> **AIM OF THE EXERCISE**:
Since only part of the material below is wanted, output exactly the lines from the one with "Class B: size" up to and including the one with "Class E: size".

> **AVAILABLE DATA**:
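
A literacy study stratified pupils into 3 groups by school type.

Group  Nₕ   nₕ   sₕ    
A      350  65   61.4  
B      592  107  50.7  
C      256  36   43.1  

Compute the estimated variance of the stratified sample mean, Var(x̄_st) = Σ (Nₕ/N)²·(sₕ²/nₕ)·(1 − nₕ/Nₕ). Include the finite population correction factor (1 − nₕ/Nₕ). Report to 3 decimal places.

N = 1198. Term for each stratum: Wₕ²sₕ²/nₕ·(1−nₕ/Nₕ).
Var(x̄_st) = 4.031091 + 4.805980 + 2.024888 = 10.861960 → 10.862.

10.862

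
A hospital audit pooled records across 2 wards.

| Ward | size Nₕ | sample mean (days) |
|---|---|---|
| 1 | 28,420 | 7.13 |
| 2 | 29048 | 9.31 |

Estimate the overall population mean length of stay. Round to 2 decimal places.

x̄_st = (Σ Nₕx̄ₕ) / (Σ Nₕ) = (28420·7.13 + 29048·9.31) / 57468
= 473071.48 / 57468 = 8.2319... → 8.23.

8.23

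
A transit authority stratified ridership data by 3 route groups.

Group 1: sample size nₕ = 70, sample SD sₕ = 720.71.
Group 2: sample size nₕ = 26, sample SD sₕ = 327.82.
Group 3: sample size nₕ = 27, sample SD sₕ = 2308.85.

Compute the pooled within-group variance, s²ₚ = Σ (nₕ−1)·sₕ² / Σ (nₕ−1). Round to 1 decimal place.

1476061.0

Degrees of freedom: 69 + 25 + 26 = 120.
Σ(nₕ−1)sₕ² = 69·519422.9041 + 25·107465.9524 + 26·5330788.3225 = 177127325.5779.
s²ₚ = 177127325.5779 / 120 = 1476061.046... → 1476061.0.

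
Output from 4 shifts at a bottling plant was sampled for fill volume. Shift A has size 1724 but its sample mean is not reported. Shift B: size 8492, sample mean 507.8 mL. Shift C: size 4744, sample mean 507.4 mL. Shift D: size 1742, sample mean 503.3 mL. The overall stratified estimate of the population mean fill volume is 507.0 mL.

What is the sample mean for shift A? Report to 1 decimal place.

505.7

N = 1724 + 8492 + 4744 + 1742 = 16702.
Overall total = μ·N = 507.0·16702 = 8467914.
Subtract the known strata: 8492·507.8 + 4744·507.4 + 1742·503.3 = 7596091.8.
Remaining total for shift A: 8467914 − 7596091.8 = 871822.2.
Divide by its size: 871822.2 / 1724 = 505.697... → 505.7.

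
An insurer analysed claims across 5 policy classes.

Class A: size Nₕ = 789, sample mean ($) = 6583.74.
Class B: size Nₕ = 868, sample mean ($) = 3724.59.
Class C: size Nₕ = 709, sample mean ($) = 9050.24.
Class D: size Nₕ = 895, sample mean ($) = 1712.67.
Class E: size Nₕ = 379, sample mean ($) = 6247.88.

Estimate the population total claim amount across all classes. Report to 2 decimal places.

A: 789·6583.74 = 5194570.86
B: 868·3724.59 = 3232944.12
C: 709·9050.24 = 6416620.16
D: 895·1712.67 = 1532839.65
E: 379·6247.88 = 2367946.52
τ̂ = Σ Nₕx̄ₕ = 18744921.31.

18744921.31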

> **SOLUTION FOR THIS PROBLEM**:
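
Class B: size Nₕ = 868, sample mean ($) = 3724.59.
Class C: size Nₕ = 709, sample mean ($) = 9050.24.
Class D: size Nₕ = 895, sample mean ($) = 1712.67.
Class E: size Nₕ = 379, sample mean ($) = 6247.88.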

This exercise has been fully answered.